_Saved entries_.
# # # # #
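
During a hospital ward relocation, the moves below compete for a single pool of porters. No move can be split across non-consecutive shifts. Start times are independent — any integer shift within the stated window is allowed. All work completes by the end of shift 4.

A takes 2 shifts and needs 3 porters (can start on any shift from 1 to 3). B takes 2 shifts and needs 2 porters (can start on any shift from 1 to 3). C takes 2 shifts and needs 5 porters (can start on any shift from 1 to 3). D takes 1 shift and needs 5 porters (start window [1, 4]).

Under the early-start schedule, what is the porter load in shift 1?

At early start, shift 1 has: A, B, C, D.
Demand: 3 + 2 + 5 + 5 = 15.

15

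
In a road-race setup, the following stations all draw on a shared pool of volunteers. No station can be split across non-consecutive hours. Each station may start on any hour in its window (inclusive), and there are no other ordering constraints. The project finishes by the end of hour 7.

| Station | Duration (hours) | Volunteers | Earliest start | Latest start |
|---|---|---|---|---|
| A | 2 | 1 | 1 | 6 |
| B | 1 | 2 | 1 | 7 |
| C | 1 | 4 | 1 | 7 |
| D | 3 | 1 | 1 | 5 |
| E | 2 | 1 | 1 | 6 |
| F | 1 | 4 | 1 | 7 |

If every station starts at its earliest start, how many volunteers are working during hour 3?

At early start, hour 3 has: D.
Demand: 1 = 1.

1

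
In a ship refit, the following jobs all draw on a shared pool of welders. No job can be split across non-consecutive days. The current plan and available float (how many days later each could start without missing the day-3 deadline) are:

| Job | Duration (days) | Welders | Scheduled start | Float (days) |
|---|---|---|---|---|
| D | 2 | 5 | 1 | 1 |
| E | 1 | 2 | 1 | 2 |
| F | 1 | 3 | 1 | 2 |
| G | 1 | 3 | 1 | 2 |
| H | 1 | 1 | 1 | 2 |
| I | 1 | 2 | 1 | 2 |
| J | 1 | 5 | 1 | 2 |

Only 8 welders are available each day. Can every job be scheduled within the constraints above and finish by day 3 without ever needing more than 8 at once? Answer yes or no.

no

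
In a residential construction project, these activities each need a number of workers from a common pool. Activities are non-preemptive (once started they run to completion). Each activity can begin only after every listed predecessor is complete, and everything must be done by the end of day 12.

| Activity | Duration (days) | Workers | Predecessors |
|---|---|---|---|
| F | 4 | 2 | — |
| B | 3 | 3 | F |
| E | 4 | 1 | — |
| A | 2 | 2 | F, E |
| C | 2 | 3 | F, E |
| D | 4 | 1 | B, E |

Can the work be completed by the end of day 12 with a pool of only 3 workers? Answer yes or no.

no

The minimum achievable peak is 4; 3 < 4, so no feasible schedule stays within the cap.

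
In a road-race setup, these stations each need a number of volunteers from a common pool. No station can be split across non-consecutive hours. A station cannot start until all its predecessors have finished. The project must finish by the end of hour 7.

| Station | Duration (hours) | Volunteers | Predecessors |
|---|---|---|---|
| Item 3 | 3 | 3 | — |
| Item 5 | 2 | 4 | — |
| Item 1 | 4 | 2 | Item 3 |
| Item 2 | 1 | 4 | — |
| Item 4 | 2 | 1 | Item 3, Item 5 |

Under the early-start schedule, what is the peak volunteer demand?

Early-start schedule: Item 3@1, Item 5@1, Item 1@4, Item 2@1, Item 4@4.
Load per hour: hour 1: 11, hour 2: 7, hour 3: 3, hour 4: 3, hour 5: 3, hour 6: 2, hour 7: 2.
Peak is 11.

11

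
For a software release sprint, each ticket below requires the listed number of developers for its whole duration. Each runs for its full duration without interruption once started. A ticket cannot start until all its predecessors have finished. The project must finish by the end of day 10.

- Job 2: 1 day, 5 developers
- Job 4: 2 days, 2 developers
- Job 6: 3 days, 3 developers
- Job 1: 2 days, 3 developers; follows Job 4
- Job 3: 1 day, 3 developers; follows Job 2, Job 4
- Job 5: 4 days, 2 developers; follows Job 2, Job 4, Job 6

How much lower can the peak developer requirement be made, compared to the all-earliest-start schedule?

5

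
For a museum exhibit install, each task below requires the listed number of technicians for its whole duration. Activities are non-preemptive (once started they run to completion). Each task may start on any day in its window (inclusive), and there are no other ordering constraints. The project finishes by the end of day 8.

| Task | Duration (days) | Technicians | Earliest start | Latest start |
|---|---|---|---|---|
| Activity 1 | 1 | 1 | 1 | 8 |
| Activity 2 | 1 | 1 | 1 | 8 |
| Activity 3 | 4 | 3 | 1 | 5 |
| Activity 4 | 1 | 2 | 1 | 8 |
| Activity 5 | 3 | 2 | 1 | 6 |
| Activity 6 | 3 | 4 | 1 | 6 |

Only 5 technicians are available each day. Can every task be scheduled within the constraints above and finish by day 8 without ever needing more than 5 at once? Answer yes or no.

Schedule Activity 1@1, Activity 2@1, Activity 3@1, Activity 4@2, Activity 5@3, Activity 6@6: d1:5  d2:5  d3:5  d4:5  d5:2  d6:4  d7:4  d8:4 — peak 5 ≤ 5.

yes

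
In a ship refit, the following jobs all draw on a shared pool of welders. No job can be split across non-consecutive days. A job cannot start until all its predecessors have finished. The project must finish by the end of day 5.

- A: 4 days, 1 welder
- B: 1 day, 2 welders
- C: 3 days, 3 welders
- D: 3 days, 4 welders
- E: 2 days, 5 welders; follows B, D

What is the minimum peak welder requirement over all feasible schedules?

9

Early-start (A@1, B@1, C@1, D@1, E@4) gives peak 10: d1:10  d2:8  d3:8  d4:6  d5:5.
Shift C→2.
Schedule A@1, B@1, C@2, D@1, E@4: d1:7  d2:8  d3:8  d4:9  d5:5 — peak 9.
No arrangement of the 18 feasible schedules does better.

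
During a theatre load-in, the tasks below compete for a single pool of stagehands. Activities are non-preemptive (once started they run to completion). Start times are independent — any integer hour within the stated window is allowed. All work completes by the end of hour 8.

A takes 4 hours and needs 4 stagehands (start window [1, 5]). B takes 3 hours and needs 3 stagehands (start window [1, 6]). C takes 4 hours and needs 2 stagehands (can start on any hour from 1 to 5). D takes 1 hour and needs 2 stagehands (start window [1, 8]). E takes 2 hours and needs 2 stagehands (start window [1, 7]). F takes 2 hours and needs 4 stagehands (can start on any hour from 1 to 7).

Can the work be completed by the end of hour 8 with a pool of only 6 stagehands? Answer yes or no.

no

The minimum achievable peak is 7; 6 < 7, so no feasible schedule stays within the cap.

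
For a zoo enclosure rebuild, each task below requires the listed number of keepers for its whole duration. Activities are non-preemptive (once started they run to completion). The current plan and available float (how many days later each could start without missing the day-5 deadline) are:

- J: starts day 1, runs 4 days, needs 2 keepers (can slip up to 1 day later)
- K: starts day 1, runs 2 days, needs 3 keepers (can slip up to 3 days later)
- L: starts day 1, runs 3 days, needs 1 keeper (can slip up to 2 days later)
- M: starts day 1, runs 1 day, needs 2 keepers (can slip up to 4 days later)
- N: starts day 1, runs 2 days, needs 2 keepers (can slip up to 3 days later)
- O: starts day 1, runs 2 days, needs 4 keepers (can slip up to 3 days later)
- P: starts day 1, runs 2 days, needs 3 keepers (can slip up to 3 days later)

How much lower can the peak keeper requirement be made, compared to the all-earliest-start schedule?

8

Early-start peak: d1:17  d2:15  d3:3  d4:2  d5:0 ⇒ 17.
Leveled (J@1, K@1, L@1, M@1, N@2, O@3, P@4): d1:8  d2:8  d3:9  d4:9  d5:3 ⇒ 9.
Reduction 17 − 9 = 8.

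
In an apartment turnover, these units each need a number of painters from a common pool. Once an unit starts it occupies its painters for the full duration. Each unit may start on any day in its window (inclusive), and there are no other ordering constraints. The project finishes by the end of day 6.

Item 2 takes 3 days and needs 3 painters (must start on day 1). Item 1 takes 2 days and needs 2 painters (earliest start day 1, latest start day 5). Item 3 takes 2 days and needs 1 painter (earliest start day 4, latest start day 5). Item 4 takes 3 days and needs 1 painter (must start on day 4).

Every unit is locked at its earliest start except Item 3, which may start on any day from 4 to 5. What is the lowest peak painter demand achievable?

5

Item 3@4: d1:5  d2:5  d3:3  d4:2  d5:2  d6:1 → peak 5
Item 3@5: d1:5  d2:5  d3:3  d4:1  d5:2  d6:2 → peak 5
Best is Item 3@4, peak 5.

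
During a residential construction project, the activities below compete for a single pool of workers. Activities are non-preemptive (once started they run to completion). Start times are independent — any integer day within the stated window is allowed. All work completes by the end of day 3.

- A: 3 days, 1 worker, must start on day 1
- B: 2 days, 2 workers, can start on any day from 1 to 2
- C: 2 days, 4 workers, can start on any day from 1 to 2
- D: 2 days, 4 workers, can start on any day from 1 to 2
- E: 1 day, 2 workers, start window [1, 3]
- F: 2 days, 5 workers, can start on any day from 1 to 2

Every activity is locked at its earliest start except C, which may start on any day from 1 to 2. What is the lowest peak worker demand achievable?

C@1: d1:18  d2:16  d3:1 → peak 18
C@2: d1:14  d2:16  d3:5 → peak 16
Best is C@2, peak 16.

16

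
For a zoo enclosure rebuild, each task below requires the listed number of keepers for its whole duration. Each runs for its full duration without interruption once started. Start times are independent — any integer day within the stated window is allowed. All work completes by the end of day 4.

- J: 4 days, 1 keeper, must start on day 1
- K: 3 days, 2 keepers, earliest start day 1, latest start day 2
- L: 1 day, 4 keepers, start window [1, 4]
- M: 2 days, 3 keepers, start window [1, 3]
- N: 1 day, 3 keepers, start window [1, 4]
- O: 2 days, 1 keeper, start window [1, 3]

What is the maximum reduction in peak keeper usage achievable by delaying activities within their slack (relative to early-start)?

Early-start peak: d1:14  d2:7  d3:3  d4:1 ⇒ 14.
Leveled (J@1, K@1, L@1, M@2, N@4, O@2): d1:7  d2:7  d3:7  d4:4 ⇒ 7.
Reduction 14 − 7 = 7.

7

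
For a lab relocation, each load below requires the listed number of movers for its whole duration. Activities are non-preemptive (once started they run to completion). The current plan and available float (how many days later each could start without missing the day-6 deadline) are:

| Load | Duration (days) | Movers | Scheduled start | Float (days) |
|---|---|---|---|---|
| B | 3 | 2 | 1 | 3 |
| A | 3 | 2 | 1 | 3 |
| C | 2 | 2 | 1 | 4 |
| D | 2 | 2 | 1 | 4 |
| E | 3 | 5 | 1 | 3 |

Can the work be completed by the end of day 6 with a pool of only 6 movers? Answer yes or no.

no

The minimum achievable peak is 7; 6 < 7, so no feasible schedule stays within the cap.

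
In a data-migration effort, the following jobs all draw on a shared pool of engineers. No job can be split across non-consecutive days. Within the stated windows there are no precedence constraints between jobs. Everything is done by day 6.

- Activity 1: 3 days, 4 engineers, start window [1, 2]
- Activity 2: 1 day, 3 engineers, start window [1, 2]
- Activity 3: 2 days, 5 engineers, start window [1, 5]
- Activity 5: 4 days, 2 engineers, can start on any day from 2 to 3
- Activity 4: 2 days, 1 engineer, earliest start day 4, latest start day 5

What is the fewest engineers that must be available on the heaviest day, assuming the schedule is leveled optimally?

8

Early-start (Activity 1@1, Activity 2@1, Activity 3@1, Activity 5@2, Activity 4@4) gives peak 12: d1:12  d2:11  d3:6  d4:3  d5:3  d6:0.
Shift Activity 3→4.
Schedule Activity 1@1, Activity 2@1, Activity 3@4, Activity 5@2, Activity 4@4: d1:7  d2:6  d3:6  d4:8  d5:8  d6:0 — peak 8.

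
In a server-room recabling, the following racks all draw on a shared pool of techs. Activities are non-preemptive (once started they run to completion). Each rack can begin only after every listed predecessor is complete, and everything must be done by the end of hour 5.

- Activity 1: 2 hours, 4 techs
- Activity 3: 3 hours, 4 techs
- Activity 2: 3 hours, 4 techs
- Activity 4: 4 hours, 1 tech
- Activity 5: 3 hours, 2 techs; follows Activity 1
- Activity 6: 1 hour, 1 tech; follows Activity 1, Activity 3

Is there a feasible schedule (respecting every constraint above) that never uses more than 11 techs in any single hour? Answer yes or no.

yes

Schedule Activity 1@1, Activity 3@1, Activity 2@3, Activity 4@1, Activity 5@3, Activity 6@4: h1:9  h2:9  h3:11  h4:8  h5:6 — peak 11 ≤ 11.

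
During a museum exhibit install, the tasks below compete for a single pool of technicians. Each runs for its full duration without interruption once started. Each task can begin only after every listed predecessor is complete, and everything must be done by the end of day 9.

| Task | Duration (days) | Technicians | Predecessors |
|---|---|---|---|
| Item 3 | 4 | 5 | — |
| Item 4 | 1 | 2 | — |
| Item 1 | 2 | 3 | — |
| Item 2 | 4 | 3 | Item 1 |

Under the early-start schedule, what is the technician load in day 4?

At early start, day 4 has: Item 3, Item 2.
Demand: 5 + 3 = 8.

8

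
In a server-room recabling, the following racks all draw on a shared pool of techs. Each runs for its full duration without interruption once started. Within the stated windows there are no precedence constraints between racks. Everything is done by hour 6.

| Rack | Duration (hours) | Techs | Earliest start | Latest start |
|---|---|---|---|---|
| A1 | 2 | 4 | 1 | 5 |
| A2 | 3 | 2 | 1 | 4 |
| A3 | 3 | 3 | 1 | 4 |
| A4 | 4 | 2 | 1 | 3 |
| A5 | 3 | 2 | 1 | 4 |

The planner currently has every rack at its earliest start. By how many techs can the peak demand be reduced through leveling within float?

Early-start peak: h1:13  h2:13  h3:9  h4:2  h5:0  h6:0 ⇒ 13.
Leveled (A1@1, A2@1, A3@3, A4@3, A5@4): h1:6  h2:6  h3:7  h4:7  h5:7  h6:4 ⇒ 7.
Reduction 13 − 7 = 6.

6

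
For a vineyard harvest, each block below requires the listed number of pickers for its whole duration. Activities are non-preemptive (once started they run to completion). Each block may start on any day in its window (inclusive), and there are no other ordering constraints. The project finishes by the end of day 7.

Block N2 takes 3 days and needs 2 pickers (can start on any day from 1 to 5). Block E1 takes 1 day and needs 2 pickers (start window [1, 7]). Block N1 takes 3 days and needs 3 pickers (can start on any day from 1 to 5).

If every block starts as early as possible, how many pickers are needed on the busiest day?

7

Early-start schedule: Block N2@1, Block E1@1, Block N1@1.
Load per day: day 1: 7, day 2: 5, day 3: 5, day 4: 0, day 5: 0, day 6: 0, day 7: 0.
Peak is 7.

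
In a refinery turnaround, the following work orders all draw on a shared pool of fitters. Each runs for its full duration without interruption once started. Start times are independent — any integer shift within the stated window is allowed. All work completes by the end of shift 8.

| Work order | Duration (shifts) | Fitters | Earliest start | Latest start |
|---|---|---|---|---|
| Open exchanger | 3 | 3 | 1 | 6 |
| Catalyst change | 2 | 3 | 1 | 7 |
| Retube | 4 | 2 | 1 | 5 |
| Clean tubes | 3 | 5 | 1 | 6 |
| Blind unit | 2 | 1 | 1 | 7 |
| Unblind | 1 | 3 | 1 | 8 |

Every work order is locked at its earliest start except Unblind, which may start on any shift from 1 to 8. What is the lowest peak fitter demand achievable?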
# # # # #
_Action item_. What this exercise asks for is every line of the data above with the word "refit".

_Exercise output_.
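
In a ship refit, the following jobs all draw on a shared pool of welders. No job can be split across non-consecutive days. The current plan and available float (how many days later each could start without missing the day-3 deadline) are:
In a ship refit, the following jobs all draw on a shared pool of welders. No job can be split across non-consecutive days. A job cannot start until all its predecessors have finished. The project must finish by the end of day 5.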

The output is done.